-- What the task requires --
Only those lines in the data below from the line containing "Let z = 1*(W(-2, 2)" through the line containing "Let w(I) = I*5.", both included, should be restated word for word.

-- Data provided --
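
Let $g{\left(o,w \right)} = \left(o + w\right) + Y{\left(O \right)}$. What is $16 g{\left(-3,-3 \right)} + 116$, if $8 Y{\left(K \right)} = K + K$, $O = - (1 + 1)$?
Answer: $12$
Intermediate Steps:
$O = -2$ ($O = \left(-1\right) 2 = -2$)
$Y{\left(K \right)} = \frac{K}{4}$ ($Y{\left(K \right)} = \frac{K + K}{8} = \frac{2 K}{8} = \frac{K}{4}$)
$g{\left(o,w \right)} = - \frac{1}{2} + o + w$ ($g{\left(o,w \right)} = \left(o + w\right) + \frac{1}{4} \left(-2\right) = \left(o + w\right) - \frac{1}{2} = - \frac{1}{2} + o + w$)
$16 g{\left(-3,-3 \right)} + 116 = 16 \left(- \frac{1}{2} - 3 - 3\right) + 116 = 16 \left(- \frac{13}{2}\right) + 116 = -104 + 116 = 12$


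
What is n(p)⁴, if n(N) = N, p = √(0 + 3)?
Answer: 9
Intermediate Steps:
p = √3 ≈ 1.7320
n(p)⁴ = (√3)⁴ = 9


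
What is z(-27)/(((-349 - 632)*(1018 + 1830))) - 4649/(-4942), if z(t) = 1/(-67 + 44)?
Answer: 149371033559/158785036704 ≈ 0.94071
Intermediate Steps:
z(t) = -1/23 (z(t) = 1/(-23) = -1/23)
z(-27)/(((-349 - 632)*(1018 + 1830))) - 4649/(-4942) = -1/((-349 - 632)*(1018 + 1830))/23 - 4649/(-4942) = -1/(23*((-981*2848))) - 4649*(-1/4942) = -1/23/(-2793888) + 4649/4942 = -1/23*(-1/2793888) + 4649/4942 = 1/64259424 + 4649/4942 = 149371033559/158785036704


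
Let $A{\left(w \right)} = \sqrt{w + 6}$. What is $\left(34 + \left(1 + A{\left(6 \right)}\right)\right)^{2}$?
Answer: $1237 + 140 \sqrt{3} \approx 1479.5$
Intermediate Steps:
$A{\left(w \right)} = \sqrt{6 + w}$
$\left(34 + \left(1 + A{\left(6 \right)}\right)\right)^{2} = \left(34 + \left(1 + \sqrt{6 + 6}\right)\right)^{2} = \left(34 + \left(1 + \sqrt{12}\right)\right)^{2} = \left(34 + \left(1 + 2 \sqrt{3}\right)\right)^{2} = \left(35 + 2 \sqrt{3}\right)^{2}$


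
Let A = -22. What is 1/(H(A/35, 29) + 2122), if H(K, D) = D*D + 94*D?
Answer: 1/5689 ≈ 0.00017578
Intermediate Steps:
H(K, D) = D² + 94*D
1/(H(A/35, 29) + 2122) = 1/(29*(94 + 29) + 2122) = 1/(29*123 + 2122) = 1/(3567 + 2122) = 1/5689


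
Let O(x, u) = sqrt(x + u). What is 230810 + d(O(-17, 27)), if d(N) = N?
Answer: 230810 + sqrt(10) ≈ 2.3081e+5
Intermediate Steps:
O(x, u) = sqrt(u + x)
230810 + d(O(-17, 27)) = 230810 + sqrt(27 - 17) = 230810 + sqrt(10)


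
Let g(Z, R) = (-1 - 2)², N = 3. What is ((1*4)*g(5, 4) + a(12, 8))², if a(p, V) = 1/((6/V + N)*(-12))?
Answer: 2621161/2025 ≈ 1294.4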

--

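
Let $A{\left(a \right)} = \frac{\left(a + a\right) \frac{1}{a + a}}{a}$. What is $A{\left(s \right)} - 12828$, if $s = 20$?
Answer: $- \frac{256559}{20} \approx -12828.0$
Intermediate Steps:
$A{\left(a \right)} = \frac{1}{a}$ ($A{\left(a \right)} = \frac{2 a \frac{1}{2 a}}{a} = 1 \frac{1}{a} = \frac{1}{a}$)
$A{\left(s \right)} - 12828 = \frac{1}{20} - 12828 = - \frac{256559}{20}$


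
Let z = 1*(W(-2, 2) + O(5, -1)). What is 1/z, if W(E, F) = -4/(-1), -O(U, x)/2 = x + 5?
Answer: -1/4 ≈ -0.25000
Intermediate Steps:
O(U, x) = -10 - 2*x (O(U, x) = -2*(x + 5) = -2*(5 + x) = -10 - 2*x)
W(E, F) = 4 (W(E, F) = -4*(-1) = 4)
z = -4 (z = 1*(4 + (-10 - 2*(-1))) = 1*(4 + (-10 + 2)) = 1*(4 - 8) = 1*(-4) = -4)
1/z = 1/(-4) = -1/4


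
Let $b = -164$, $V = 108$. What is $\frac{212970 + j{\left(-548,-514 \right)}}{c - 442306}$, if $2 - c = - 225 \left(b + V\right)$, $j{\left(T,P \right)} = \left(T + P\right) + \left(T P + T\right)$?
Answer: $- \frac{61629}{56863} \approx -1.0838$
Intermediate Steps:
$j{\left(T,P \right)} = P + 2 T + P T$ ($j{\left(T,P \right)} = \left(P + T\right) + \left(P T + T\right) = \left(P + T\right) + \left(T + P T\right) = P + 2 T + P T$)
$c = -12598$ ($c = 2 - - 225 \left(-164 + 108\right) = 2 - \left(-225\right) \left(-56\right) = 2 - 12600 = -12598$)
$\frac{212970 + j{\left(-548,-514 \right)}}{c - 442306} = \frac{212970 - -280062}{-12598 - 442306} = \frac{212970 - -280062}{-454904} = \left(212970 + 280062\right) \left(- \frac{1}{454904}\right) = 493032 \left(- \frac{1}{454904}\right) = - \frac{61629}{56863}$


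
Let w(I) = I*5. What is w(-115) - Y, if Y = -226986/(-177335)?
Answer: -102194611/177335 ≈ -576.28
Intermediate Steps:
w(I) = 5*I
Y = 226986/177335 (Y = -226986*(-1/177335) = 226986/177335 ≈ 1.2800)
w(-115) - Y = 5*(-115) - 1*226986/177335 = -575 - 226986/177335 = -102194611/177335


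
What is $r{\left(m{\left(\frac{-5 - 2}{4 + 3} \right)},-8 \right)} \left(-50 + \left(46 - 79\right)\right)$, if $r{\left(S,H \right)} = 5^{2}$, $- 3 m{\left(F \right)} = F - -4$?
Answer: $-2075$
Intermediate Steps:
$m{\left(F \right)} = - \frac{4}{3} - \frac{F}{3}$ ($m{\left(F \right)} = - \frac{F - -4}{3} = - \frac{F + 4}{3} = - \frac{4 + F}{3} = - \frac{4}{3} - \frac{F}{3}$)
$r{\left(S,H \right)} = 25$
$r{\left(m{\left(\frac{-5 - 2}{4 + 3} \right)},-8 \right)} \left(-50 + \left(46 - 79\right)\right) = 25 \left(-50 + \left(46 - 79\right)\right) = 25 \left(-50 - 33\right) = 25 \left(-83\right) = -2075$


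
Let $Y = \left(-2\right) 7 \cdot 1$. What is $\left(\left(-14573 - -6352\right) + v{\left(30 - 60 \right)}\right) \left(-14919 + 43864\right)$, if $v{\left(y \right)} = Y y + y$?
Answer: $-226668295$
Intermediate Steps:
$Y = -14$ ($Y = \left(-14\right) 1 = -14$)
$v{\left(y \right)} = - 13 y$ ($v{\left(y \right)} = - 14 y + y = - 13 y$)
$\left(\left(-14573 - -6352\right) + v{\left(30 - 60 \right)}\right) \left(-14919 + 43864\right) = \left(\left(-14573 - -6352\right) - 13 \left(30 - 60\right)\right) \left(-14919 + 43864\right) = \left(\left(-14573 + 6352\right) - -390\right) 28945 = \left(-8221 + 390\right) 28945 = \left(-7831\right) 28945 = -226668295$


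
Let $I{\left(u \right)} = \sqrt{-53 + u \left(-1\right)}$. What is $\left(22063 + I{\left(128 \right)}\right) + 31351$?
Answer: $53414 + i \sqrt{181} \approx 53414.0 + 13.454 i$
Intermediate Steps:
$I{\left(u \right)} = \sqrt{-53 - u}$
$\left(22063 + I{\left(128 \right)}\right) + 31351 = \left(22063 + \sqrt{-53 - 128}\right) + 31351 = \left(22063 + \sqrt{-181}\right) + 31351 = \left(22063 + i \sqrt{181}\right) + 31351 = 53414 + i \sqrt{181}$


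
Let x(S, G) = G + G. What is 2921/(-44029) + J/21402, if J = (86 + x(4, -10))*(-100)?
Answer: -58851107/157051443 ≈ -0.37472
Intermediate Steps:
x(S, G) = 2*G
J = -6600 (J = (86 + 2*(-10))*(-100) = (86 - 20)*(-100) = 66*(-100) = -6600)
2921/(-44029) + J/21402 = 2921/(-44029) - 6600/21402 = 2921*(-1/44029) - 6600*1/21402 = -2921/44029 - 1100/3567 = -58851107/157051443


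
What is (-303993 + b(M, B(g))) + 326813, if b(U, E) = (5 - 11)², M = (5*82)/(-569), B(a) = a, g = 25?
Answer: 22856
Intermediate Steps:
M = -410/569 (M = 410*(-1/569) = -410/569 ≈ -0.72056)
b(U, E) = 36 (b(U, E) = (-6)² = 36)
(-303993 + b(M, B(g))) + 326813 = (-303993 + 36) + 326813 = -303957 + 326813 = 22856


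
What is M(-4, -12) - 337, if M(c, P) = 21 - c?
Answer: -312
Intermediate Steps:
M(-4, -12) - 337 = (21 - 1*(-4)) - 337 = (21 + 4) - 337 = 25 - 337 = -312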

-- Exercise output --
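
Let z = 1*(W(-2, 2) + O(5, -1)). What is 1/z, if W(E, F) = -4/(-1), -O(U, x)/2 = x + 5?
Answer: -1/4 ≈ -0.25000
Intermediate Steps:
O(U, x) = -10 - 2*x (O(U, x) = -2*(x + 5) = -2*(5 + x) = -10 - 2*x)
W(E, F) = 4 (W(E, F) = -4*(-1) = 4)
z = -4 (z = 1*(4 + (-10 - 2*(-1))) = 1*(4 + (-10 + 2)) = 1*(4 - 8) = 1*(-4) = -4)
1/z = 1/(-4) = -1/4


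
Let $b = -164$, $V = 108$. What is $\frac{212970 + j{\left(-548,-514 \right)}}{c - 442306}$, if $2 - c = - 225 \left(b + V\right)$, $j{\left(T,P \right)} = \left(T + P\right) + \left(T P + T\right)$?
Answer: $- \frac{61629}{56863} \approx -1.0838$
Intermediate Steps:
$j{\left(T,P \right)} = P + 2 T + P T$ ($j{\left(T,P \right)} = \left(P + T\right) + \left(P T + T\right) = \left(P + T\right) + \left(T + P T\right) = P + 2 T + P T$)
$c = -12598$ ($c = 2 - - 225 \left(-164 + 108\right) = 2 - \left(-225\right) \left(-56\right) = 2 - 12600 = -12598$)
$\frac{212970 + j{\left(-548,-514 \right)}}{c - 442306} = \frac{212970 - -280062}{-12598 - 442306} = \frac{212970 - -280062}{-454904} = \left(212970 + 280062\right) \left(- \frac{1}{454904}\right) = 493032 \left(- \frac{1}{454904}\right) = - \frac{61629}{56863}$


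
Let w(I) = I*5. What is w(-115) - Y, if Y = -226986/(-177335)?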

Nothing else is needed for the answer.